[Instructions to follow]
Output the full listing again without altering anything.

[Supplied material]
=== Section Start ===

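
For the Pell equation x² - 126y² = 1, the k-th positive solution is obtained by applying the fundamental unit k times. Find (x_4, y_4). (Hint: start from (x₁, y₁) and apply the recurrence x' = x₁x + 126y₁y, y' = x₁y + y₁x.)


Step 1: Find the fundamental solution (x₁, y₁) of x² - 126y² = 1.
  Expand √126 as a continued fraction. a₀ = ⌊√126⌋ = 11; iterate m_{k+1} = d_k·a_k − m_k, d_{k+1} = (126 − m_{k+1}²)/d_k, a_{k+1} = ⌊(a₀ + m_{k+1})/d_{k+1}⌋ (starting m₀ = 0, d₀ = 1), with convergents p_k = a_k·p_{k-1} + p_{k-2}, q_k = a_k·q_{k-1} + q_{k-2} (p₋₁ = 1, q₋₁ = 0):
  k = 0: a₀ = 11; p₀/q₀ = 11/1; p₀² − 126·q₀² = 121 − 126 = -5.
  k = 1: m = 11, d = 5, a = ⌊(11 + 11)/5⌋ = 4; p/q = (4·11 + 1)/(4·1 + 0) = 45/4; p² − 126·q² = 2025 − 2016 = 9.
  k = 2: m = 9, d = 9, a = ⌊(11 + 9)/9⌋ = 2; p/q = (2·45 + 11)/(2·4 + 1) = 101/9; p² − 126·q² = 10201 − 10206 = -5.
  k = 3: m = 9, d = 5, a = ⌊(11 + 9)/5⌋ = 4; p/q = (4·101 + 45)/(4·9 + 4) = 449/40; p² − 126·q² = 201601 − 201600 = 1.
  The first convergent with p² − 126·q² = 1 gives the fundamental solution (x₁, y₁) = (449, 40).
Step 2: Apply the recurrence (x_{n+1}, y_{n+1}) = (x₁x_n + 126y₁y_n, x₁y_n + y₁x_n) repeatedly.
  From (x_1, y_1) = (449, 40): x_2 = 449·449 + 126·40·40 = 403201; y_2 = 449·40 + 40·449 = 35920.
  From (x_2, y_2) = (403201, 35920): x_3 = 449·403201 + 126·40·35920 = 362074049; y_3 = 449·35920 + 40·403201 = 32256120.
  From (x_3, y_3) = (362074049, 32256120): x_4 = 449·362074049 + 126·40·32256120 = 325142092801; y_4 = 449·32256120 + 40·362074049 = 28965959840.
Step 3: Verify x_4² - 126·y_4² = 105717380511014096025601 - 105717380511014096025600 = 1 (should be 1). ✓

(x_1, y_1) = (449, 40); (x_4, y_4) = (325142092801, 28965959840).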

=== Section End ===

[Expected answer]
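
For the Pell equation x² - 126y² = 1, the k-th positive solution is obtained by applying the fundamental unit k times. Find (x_4, y_4). (Hint: start from (x₁, y₁) and apply the recurrence x' = x₁x + 126y₁y, y' = x₁y + y₁x.)


Step 1: Find the fundamental solution (x₁, y₁) of x² - 126y² = 1.
  Expand √126 as a continued fraction. a₀ = ⌊√126⌋ = 11; iterate m_{k+1} = d_k·a_k − m_k, d_{k+1} = (126 − m_{k+1}²)/d_k, a_{k+1} = ⌊(a₀ + m_{k+1})/d_{k+1}⌋ (starting m₀ = 0, d₀ = 1), with convergents p_k = a_k·p_{k-1} + p_{k-2}, q_k = a_k·q_{k-1} + q_{k-2} (p₋₁ = 1, q₋₁ = 0):
  k = 0: a₀ = 11; p₀/q₀ = 11/1; p₀² − 126·q₀² = 121 − 126 = -5.
  k = 1: m = 11, d = 5, a = ⌊(11 + 11)/5⌋ = 4; p/q = (4·11 + 1)/(4·1 + 0) = 45/4; p² − 126·q² = 2025 − 2016 = 9.
  k = 2: m = 9, d = 9, a = ⌊(11 + 9)/9⌋ = 2; p/q = (2·45 + 11)/(2·4 + 1) = 101/9; p² − 126·q² = 10201 − 10206 = -5.
  k = 3: m = 9, d = 5, a = ⌊(11 + 9)/5⌋ = 4; p/q = (4·101 + 45)/(4·9 + 4) = 449/40; p² − 126·q² = 201601 − 201600 = 1.
  The first convergent with p² − 126·q² = 1 gives the fundamental solution (x₁, y₁) = (449, 40).
Step 2: Apply the recurrence (x_{n+1}, y_{n+1}) = (x₁x_n + 126y₁y_n, x₁y_n + y₁x_n) repeatedly.
  From (x_1, y_1) = (449, 40): x_2 = 449·449 + 126·40·40 = 403201; y_2 = 449·40 + 40·449 = 35920.
  From (x_2, y_2) = (403201, 35920): x_3 = 449·403201 + 126·40·35920 = 362074049; y_3 = 449·35920 + 40·403201 = 32256120.
  From (x_3, y_3) = (362074049, 32256120): x_4 = 449·362074049 + 126·40·32256120 = 325142092801; y_4 = 449·32256120 + 40·362074049 = 28965959840.
Step 3: Verify x_4² - 126·y_4² = 105717380511014096025601 - 105717380511014096025600 = 1 (should be 1). ✓

(x_1, y_1) = (449, 40); (x_4, y_4) = (325142092801, 28965959840).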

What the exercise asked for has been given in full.